The listing below is to be reproduced in full, exactly as given.

>>>>>

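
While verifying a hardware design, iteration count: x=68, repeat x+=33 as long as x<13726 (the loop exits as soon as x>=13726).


Step 1: x goes from 68 toward 13726 by 33; the body runs while x<13726, so iterations = ceil((bound-start)/step)
Step 2: Distance=13658
Step 3: ceil(13658/33)=414

414


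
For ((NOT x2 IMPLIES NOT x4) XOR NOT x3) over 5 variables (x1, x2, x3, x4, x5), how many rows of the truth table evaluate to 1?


Formula: ((NOT x2 IMPLIES NOT x4) XOR NOT x3) over 5 vars (32 rows)
Evaluate each row (x1, x2, x3, x4, x5 as bits, MSB first):
  row 0 [00000]: ((NOT 0 IMPLIES NOT 0) XOR NOT 0) -> 0
  row 1 [00001]: ((NOT 0 IMPLIES NOT 0) XOR NOT 0) -> 0
  row 2 [00010]: ((NOT 0 IMPLIES NOT 1) XOR NOT 0) -> 1
  row 3 [00011]: ((NOT 0 IMPLIES NOT 1) XOR NOT 0) -> 1
  row 4 [00100]: ((NOT 0 IMPLIES NOT 0) XOR NOT 1) -> 1
  row 5 [00101]: ((NOT 0 IMPLIES NOT 0) XOR NOT 1) -> 1
  row 6 [00110]: ((NOT 0 IMPLIES NOT 1) XOR NOT 1) -> 0
  row 7 [00111]: ((NOT 0 IMPLIES NOT 1) XOR NOT 1) -> 0
  row 8 [01000]: ((NOT 1 IMPLIES NOT 0) XOR NOT 0) -> 0
  row 9 [01001]: ((NOT 1 IMPLIES NOT 0) XOR NOT 0) -> 0
  row 10 [01010]: ((NOT 1 IMPLIES NOT 1) XOR NOT 0) -> 0
  row 11 [01011]: ((NOT 1 IMPLIES NOT 1) XOR NOT 0) -> 0
  row 12 [01100]: ((NOT 1 IMPLIES NOT 0) XOR NOT 1) -> 1
  row 13 [01101]: ((NOT 1 IMPLIES NOT 0) XOR NOT 1) -> 1
  row 14 [01110]: ((NOT 1 IMPLIES NOT 1) XOR NOT 1) -> 1
  row 15 [01111]: ((NOT 1 IMPLIES NOT 1) XOR NOT 1) -> 1
  row 16 [10000]: ((NOT 0 IMPLIES NOT 0) XOR NOT 0) -> 0
  row 17 [10001]: ((NOT 0 IMPLIES NOT 0) XOR NOT 0) -> 0
  row 18 [10010]: ((NOT 0 IMPLIES NOT 1) XOR NOT 0) -> 1
  row 19 [10011]: ((NOT 0 IMPLIES NOT 1) XOR NOT 0) -> 1
  row 20 [10100]: ((NOT 0 IMPLIES NOT 0) XOR NOT 1) -> 1
  row 21 [10101]: ((NOT 0 IMPLIES NOT 0) XOR NOT 1) -> 1
  row 22 [10110]: ((NOT 0 IMPLIES NOT 1) XOR NOT 1) -> 0
  row 23 [10111]: ((NOT 0 IMPLIES NOT 1) XOR NOT 1) -> 0
  row 24 [11000]: ((NOT 1 IMPLIES NOT 0) XOR NOT 0) -> 0
  row 25 [11001]: ((NOT 1 IMPLIES NOT 0) XOR NOT 0) -> 0
  row 26 [11010]: ((NOT 1 IMPLIES NOT 1) XOR NOT 0) -> 0
  row 27 [11011]: ((NOT 1 IMPLIES NOT 1) XOR NOT 0) -> 0
  row 28 [11100]: ((NOT 1 IMPLIES NOT 0) XOR NOT 1) -> 1
  row 29 [11101]: ((NOT 1 IMPLIES NOT 0) XOR NOT 1) -> 1
  row 30 [11110]: ((NOT 1 IMPLIES NOT 1) XOR NOT 1) -> 1
  row 31 [11111]: ((NOT 1 IMPLIES NOT 1) XOR NOT 1) -> 1
Full result column, 8 rows per line (x1,x2 fixed per line; x3,x4,x5 runs 000..111 left to right):
  rows 0-7 [x1,x2=00]: 00111100  (ones: 4)
  rows 8-15 [x1,x2=01]: 00001111  (ones: 4)
  rows 16-23 [x1,x2=10]: 00111100  (ones: 4)
  rows 24-31 [x1,x2=11]: 00001111  (ones: 4)
Count of 1-rows = 4+4+4+4 = 16

16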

<<<<<

■ RESPONSE
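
While verifying a hardware design, iteration count: x=68, repeat x+=33 as long as x<13726 (the loop exits as soon as x>=13726).


Step 1: x goes from 68 toward 13726 by 33; the body runs while x<13726, so iterations = ceil((bound-start)/step)
Step 2: Distance=13658
Step 3: ceil(13658/33)=414

414


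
For ((NOT x2 IMPLIES NOT x4) XOR NOT x3) over 5 variables (x1, x2, x3, x4, x5), how many rows of the truth table evaluate to 1?


Formula: ((NOT x2 IMPLIES NOT x4) XOR NOT x3) over 5 vars (32 rows)
Evaluate each row (x1, x2, x3, x4, x5 as bits, MSB first):
  row 0 [00000]: ((NOT 0 IMPLIES NOT 0) XOR NOT 0) -> 0
  row 1 [00001]: ((NOT 0 IMPLIES NOT 0) XOR NOT 0) -> 0
  row 2 [00010]: ((NOT 0 IMPLIES NOT 1) XOR NOT 0) -> 1
  row 3 [00011]: ((NOT 0 IMPLIES NOT 1) XOR NOT 0) -> 1
  row 4 [00100]: ((NOT 0 IMPLIES NOT 0) XOR NOT 1) -> 1
  row 5 [00101]: ((NOT 0 IMPLIES NOT 0) XOR NOT 1) -> 1
  row 6 [00110]: ((NOT 0 IMPLIES NOT 1) XOR NOT 1) -> 0
  row 7 [00111]: ((NOT 0 IMPLIES NOT 1) XOR NOT 1) -> 0
  row 8 [01000]: ((NOT 1 IMPLIES NOT 0) XOR NOT 0) -> 0
  row 9 [01001]: ((NOT 1 IMPLIES NOT 0) XOR NOT 0) -> 0
  row 10 [01010]: ((NOT 1 IMPLIES NOT 1) XOR NOT 0) -> 0
  row 11 [01011]: ((NOT 1 IMPLIES NOT 1) XOR NOT 0) -> 0
  row 12 [01100]: ((NOT 1 IMPLIES NOT 0) XOR NOT 1) -> 1
  row 13 [01101]: ((NOT 1 IMPLIES NOT 0) XOR NOT 1) -> 1
  row 14 [01110]: ((NOT 1 IMPLIES NOT 1) XOR NOT 1) -> 1
  row 15 [01111]: ((NOT 1 IMPLIES NOT 1) XOR NOT 1) -> 1
  row 16 [10000]: ((NOT 0 IMPLIES NOT 0) XOR NOT 0) -> 0
  row 17 [10001]: ((NOT 0 IMPLIES NOT 0) XOR NOT 0) -> 0
  row 18 [10010]: ((NOT 0 IMPLIES NOT 1) XOR NOT 0) -> 1
  row 19 [10011]: ((NOT 0 IMPLIES NOT 1) XOR NOT 0) -> 1
  row 20 [10100]: ((NOT 0 IMPLIES NOT 0) XOR NOT 1) -> 1
  row 21 [10101]: ((NOT 0 IMPLIES NOT 0) XOR NOT 1) -> 1
  row 22 [10110]: ((NOT 0 IMPLIES NOT 1) XOR NOT 1) -> 0
  row 23 [10111]: ((NOT 0 IMPLIES NOT 1) XOR NOT 1) -> 0
  row 24 [11000]: ((NOT 1 IMPLIES NOT 0) XOR NOT 0) -> 0
  row 25 [11001]: ((NOT 1 IMPLIES NOT 0) XOR NOT 0) -> 0
  row 26 [11010]: ((NOT 1 IMPLIES NOT 1) XOR NOT 0) -> 0
  row 27 [11011]: ((NOT 1 IMPLIES NOT 1) XOR NOT 0) -> 0
  row 28 [11100]: ((NOT 1 IMPLIES NOT 0) XOR NOT 1) -> 1
  row 29 [11101]: ((NOT 1 IMPLIES NOT 0) XOR NOT 1) -> 1
  row 30 [11110]: ((NOT 1 IMPLIES NOT 1) XOR NOT 1) -> 1
  row 31 [11111]: ((NOT 1 IMPLIES NOT 1) XOR NOT 1) -> 1
Full result column, 8 rows per line (x1,x2 fixed per line; x3,x4,x5 runs 000..111 left to right):
  rows 0-7 [x1,x2=00]: 00111100  (ones: 4)
  rows 8-15 [x1,x2=01]: 00001111  (ones: 4)
  rows 16-23 [x1,x2=10]: 00111100  (ones: 4)
  rows 24-31 [x1,x2=11]: 00001111  (ones: 4)
Count of 1-rows = 4+4+4+4 = 16

16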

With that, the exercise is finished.